**WORK TO BE COMPLETED**
All entries must be given again exactly as written.
EXERCISE INPUTS Start Marker
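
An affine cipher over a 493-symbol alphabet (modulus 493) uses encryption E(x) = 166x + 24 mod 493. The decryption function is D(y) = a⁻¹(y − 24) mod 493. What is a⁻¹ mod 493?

gcd(493, 166) by repeated division:
493 = 2×166 + 161
166 = 1×161 + 5
161 = 32×5 + 1
5 = 5×1 + 0
Since gcd(166, 493) = 1, back-substitute to write 1 as a combination:
1 = 161 − 32·5
1 = −32·166 + 33·161
1 = 33·493 − 98·166
Hence 166⁻¹ ≡ -98 ≡ 395 (mod 493).

395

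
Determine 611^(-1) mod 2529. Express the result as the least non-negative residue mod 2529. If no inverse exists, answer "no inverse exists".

Apply the Euclidean algorithm to 2529 and 611:
2529 = 4*611 + 85
611 = 7*85 + 16
85 = 5*16 + 5
16 = 3*5 + 1
5 = 5*1 + 0
The gcd is 1. Working backward:
1 = 16 − 3·5
1 = −3·85 + 16·16
1 = 16·611 − 115·85
1 = −115·2529 + 476·611
So 611·476 ≡ 1 (mod 2529).

476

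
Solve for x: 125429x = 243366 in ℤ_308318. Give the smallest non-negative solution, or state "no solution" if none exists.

206864

First find gcd(125429, 308318):
308318 = 2*125429 + 57460
125429 = 2*57460 + 10509
57460 = 5*10509 + 4915
10509 = 2*4915 + 679
4915 = 7*679 + 162
679 = 4*162 + 31
162 = 5*31 + 7
31 = 4*7 + 3
7 = 2*3 + 1
3 = 3*1 + 0
gcd = 1, so a unique solution mod 308318 exists.
Back-substitute for the Bézout coefficients:
1 = 7 − 2·3
1 = −2·31 + 9·7
1 = 9·162 − 47·31
1 = −47·679 + 197·162
1 = 197·4915 − 1426·679
1 = −1426·10509 + 3049·4915
1 = 3049·57460 − 16671·10509
1 = −16671·125429 + 36391·57460
1 = 36391·308318 − 89453·125429
So 125429·(-89453) ≡ 1 (mod 308318), giving 125429⁻¹ ≡ 218865.
x ≡ 125429⁻¹·243366 ≡ 218865·243366 ≡ 206864 (mod 308318).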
EXERCISE INPUTS End Marker
**ANSWER FOR THIS EXERCISE**
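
An affine cipher over a 493-symbol alphabet (modulus 493) uses encryption E(x) = 166x + 24 mod 493. The decryption function is D(y) = a⁻¹(y − 24) mod 493. What is a⁻¹ mod 493?

gcd(493, 166) by repeated division:
493 = 2×166 + 161
166 = 1×161 + 5
161 = 32×5 + 1
5 = 5×1 + 0
Since gcd(166, 493) = 1, back-substitute to write 1 as a combination:
1 = 161 − 32·5
1 = −32·166 + 33·161
1 = 33·493 − 98·166
Hence 166⁻¹ ≡ -98 ≡ 395 (mod 493).

395

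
Determine 611^(-1) mod 2529. Express the result as the least non-negative residue mod 2529. If no inverse exists, answer "no inverse exists".

Apply the Euclidean algorithm to 2529 and 611:
2529 = 4*611 + 85
611 = 7*85 + 16
85 = 5*16 + 5
16 = 3*5 + 1
5 = 5*1 + 0
The gcd is 1. Working backward:
1 = 16 − 3·5
1 = −3·85 + 16·16
1 = 16·611 − 115·85
1 = −115·2529 + 476·611
So 611·476 ≡ 1 (mod 2529).

476

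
Solve for x: 125429x = 243366 in ℤ_308318. Give the smallest non-negative solution, or state "no solution" if none exists.

206864

First find gcd(125429, 308318):
308318 = 2*125429 + 57460
125429 = 2*57460 + 10509
57460 = 5*10509 + 4915
10509 = 2*4915 + 679
4915 = 7*679 + 162
679 = 4*162 + 31
162 = 5*31 + 7
31 = 4*7 + 3
7 = 2*3 + 1
3 = 3*1 + 0
gcd = 1, so a unique solution mod 308318 exists.
Back-substitute for the Bézout coefficients:
1 = 7 − 2·3
1 = −2·31 + 9·7
1 = 9·162 − 47·31
1 = −47·679 + 197·162
1 = 197·4915 − 1426·679
1 = −1426·10509 + 3049·4915
1 = 3049·57460 − 16671·10509
1 = −16671·125429 + 36391·57460
1 = 36391·308318 − 89453·125429
So 125429·(-89453) ≡ 1 (mod 308318), giving 125429⁻¹ ≡ 218865.
x ≡ 125429⁻¹·243366 ≡ 218865·243366 ≡ 206864 (mod 308318).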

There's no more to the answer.